RECORD SET START

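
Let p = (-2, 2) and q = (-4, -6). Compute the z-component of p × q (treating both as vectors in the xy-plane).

20

(-2)·(-6) - 2·(-4) = 12 - (-8) = 20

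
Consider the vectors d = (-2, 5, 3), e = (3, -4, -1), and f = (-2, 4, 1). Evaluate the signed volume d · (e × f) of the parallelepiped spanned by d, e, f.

7

e × f:
i: (-4)·1 - (-1)·4 = -4 - (-4) = 0
j: (-1)·(-2) - 3·1 = 2 - 3 = -1
k: 3·4 - (-4)·(-2) = 12 - 8 = 4
e × f = (0, -1, 4)
d · (e × f) = (-2)·0 + 5·(-1) + 3·4 = 0 - 5 + 12 = 7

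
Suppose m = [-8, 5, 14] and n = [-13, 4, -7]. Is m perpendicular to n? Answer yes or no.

no

m · n = (-8)·(-13) + 5·4 + 14·(-7) = 104 + 20 - 98 = 26
Nonzero, so the vectors are not orthogonal.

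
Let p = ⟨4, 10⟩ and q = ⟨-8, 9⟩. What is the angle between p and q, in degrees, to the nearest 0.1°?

p · q = 4·(-8) + 10·9 = -32 + 90 = 58
|p|² = 16 + 100 = 116,  |p| = √116 ≈ 10.770330
|q|² = 64 + 81 = 145,  |q| = √145 ≈ 12.041595
cos θ = 58 / (10.770330 · 12.041595) ≈ 0.44721
θ = arccos(0.44721) ≈ 63.4°

63.4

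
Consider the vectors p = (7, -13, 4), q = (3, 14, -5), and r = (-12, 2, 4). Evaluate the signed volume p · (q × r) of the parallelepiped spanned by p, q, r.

534

q × r:
i: 14·4 - (-5)·2 = 56 - (-10) = 66
j: (-5)·(-12) - 3·4 = 60 - 12 = 48
k: 3·2 - 14·(-12) = 6 - (-168) = 174
q × r = (66, 48, 174)
p · (q × r) = 7·66 + (-13)·48 + 4·174 = 462 - 624 + 696 = 534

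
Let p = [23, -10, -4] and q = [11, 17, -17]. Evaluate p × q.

(238, 347, 501)

i: (-10)·(-17) - (-4)·17 = 170 - (-68) = 238
j: (-4)·11 - 23·(-17) = -44 - (-391) = 347
k: 23·17 - (-10)·11 = 391 - (-110) = 501
p × q = (238, 347, 501)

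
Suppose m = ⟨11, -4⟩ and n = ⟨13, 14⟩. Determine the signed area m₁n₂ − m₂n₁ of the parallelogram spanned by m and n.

206

11·14 - (-4)·13 = 154 - (-52) = 206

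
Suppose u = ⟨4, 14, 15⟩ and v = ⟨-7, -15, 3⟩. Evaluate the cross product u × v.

i: 14·3 - 15·(-15) = 42 - (-225) = 267
j: 15·(-7) - 4·3 = -105 - 12 = -117
k: 4·(-15) - 14·(-7) = -60 - (-98) = 38
u × v = (267, -117, 38)

(267, -117, 38)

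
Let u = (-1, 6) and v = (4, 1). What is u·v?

u · v = (-1)·4 + 6·1 = -4 + 6 = 2

2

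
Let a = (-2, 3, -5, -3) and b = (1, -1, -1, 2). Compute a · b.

-6

a · b = (-2)·1 + 3·(-1) + (-5)·(-1) + (-3)·2 = -2 - 3 + 5 - 6 = -6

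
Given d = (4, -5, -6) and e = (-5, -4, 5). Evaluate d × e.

i: (-5)·5 - (-6)·(-4) = -25 - 24 = -49
j: (-6)·(-5) - 4·5 = 30 - 20 = 10
k: 4·(-4) - (-5)·(-5) = -16 - 25 = -41
d × e = (-49, 10, -41)

(-49, 10, -41)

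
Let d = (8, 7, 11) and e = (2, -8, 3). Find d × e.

(109, -2, -78)

i: 7·3 - 11·(-8) = 21 - (-88) = 109
j: 11·2 - 8·3 = 22 - 24 = -2
k: 8·(-8) - 7·2 = -64 - 14 = -78
d × e = (109, -2, -78)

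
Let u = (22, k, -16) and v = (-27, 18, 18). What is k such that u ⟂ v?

49

u · v = 22·(-27) + k·18 + (-16)·18 = -882 + 18k
Set equal to 0: 18k = 882, so k = 49.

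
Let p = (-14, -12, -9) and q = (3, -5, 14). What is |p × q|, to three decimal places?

i: (-12)·14 - (-9)·(-5) = -168 - 45 = -213
j: (-9)·3 - (-14)·14 = -27 - (-196) = 169
k: (-14)·(-5) - (-12)·3 = 70 - (-36) = 106
p × q = (-213, 169, 106)
|p × q| = √((-213)² + 169² + 106²) = √85166 ≈ 291.8321

291.832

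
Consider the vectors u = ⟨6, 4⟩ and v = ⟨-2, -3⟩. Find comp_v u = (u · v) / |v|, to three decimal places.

-6.656

u · v = 6·(-2) + 4·(-3) = -12 - 12 = -24
|v| = √(4 + 9) = √13 ≈ 3.6056
comp_v u = -24 / √13 ≈ -6.656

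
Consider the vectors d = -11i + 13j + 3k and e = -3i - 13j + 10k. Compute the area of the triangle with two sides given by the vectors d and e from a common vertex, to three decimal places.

i: 13·10 - 3·(-13) = 130 - (-39) = 169
j: 3·(-3) - (-11)·10 = -9 - (-110) = 101
k: (-11)·(-13) - 13·(-3) = 143 - (-39) = 182
d × e = (169, 101, 182)
|d × e| = √(169² + 101² + 182²) = √71886 ≈ 268.1156
area = ½ · 268.1156 ≈ 134.058

134.058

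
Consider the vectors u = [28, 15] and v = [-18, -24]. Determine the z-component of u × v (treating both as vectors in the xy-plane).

-402

28·(-24) - 15·(-18) = -672 - (-270) = -402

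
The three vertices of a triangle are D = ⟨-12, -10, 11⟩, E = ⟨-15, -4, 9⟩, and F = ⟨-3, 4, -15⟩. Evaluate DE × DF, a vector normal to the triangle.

(-128, -96, -96)

DE = (-3, 6, -2)
DF = (9, 14, -26)
i: 6·(-26) - (-2)·14 = -156 - (-28) = -128
j: (-2)·9 - (-3)·(-26) = -18 - 78 = -96
k: (-3)·14 - 6·9 = -42 - 54 = -96
DE × DF = (-128, -96, -96)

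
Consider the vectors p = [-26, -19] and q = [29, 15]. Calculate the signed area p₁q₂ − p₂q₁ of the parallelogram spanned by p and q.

161

(-26)·15 - (-19)·29 = -390 - (-551) = 161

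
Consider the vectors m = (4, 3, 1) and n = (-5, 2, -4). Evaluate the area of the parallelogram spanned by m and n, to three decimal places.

29.086

i: 3·(-4) - 1·2 = -12 - 2 = -14
j: 1·(-5) - 4·(-4) = -5 - (-16) = 11
k: 4·2 - 3·(-5) = 8 - (-15) = 23
m × n = (-14, 11, 23)
|m × n| = √((-14)² + 11² + 23²) = √846 ≈ 29.0861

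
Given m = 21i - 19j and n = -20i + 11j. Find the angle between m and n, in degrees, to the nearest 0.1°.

166.7

m · n = 21·(-20) + (-19)·11 = -420 - 209 = -629
|m|² = 441 + 361 = 802,  |m| = √802 ≈ 28.319605
|n|² = 400 + 121 = 521,  |n| = √521 ≈ 22.825424
cos θ = -629 / (28.319605 · 22.825424) ≈ -0.97307
θ = arccos(-0.97307) ≈ 166.7°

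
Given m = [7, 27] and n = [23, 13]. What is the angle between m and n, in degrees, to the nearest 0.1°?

46.0

m · n = 7·23 + 27·13 = 161 + 351 = 512
|m|² = 49 + 729 = 778,  |m| = √778 ≈ 27.892651
|n|² = 529 + 169 = 698,  |n| = √698 ≈ 26.419690
cos θ = 512 / (27.892651 · 26.419690) ≈ 0.69479
θ = arccos(0.69479) ≈ 46.0°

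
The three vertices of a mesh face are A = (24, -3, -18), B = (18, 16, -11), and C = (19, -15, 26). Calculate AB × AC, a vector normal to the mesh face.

AB = (-6, 19, 7)
AC = (-5, -12, 44)
i: 19·44 - 7·(-12) = 836 - (-84) = 920
j: 7·(-5) - (-6)·44 = -35 - (-264) = 229
k: (-6)·(-12) - 19·(-5) = 72 - (-95) = 167
AB × AC = (920, 229, 167)

(920, 229, 167)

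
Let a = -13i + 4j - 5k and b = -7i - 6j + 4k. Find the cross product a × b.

(-14, 87, 106)

i: 4·4 - (-5)·(-6) = 16 - 30 = -14
j: (-5)·(-7) - (-13)·4 = 35 - (-52) = 87
k: (-13)·(-6) - 4·(-7) = 78 - (-28) = 106
a × b = (-14, 87, 106)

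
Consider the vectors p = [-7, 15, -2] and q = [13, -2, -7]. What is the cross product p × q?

(-109, -75, -181)

i: 15·(-7) - (-2)·(-2) = -105 - 4 = -109
j: (-2)·13 - (-7)·(-7) = -26 - 49 = -75
k: (-7)·(-2) - 15·13 = 14 - 195 = -181
p × q = (-109, -75, -181)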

RECORD SET END

WHAT YOU HAVE TO DO -
Only the lines from the one containing "Consider the vectors m" through the last line of the entries above should be copied, exactly as written.

WRITTEN RESPONSE -
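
Consider the vectors m = (4, 3, 1) and n = (-5, 2, -4). Evaluate the area of the parallelogram spanned by m and n, to three decimal places.

29.086

i: 3·(-4) - 1·2 = -12 - 2 = -14
j: 1·(-5) - 4·(-4) = -5 - (-16) = 11
k: 4·2 - 3·(-5) = 8 - (-15) = 23
m × n = (-14, 11, 23)
|m × n| = √((-14)² + 11² + 23²) = √846 ≈ 29.0861

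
Given m = 21i - 19j and n = -20i + 11j. Find the angle between m and n, in degrees, to the nearest 0.1°.

166.7

m · n = 21·(-20) + (-19)·11 = -420 - 209 = -629
|m|² = 441 + 361 = 802,  |m| = √802 ≈ 28.319605
|n|² = 400 + 121 = 521,  |n| = √521 ≈ 22.825424
cos θ = -629 / (28.319605 · 22.825424) ≈ -0.97307
θ = arccos(-0.97307) ≈ 166.7°

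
Given m = [7, 27] and n = [23, 13]. What is the angle between m and n, in degrees, to the nearest 0.1°?

46.0

m · n = 7·23 + 27·13 = 161 + 351 = 512
|m|² = 49 + 729 = 778,  |m| = √778 ≈ 27.892651
|n|² = 529 + 169 = 698,  |n| = √698 ≈ 26.419690
cos θ = 512 / (27.892651 · 26.419690) ≈ 0.69479
θ = arccos(0.69479) ≈ 46.0°

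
The three vertices of a mesh face are A = (24, -3, -18), B = (18, 16, -11), and C = (19, -15, 26). Calculate AB × AC, a vector normal to the mesh face.

AB = (-6, 19, 7)
AC = (-5, -12, 44)
i: 19·44 - 7·(-12) = 836 - (-84) = 920
j: 7·(-5) - (-6)·44 = -35 - (-264) = 229
k: (-6)·(-12) - 19·(-5) = 72 - (-95) = 167
AB × AC = (920, 229, 167)

(920, 229, 167)

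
Let a = -13i + 4j - 5k and b = -7i - 6j + 4k. Find the cross product a × b.

(-14, 87, 106)

i: 4·4 - (-5)·(-6) = 16 - 30 = -14
j: (-5)·(-7) - (-13)·4 = 35 - (-52) = 87
k: (-13)·(-6) - 4·(-7) = 78 - (-28) = 106
a × b = (-14, 87, 106)

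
Consider the vectors p = [-7, 15, -2] and q = [13, -2, -7]. What is the cross product p × q?

(-109, -75, -181)

i: 15·(-7) - (-2)·(-2) = -105 - 4 = -109
j: (-2)·13 - (-7)·(-7) = -26 - 49 = -75
k: (-7)·(-2) - 15·13 = 14 - 195 = -181
p × q = (-109, -75, -181)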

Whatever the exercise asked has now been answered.